[Opening Input data section]

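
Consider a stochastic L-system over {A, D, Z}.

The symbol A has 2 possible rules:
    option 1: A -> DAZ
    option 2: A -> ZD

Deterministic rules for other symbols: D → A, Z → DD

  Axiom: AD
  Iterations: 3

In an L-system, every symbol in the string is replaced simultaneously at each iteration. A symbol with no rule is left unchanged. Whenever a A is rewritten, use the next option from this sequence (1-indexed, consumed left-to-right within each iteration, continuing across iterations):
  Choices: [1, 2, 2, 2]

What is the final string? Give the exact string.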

[Closing Input data section]

### Problem details:
Copy out each line of the data where the string "rules" appears.

### Written answer:
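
The symbol A has 2 possible rules:
Deterministic rules for other symbols: D → A, Z → DD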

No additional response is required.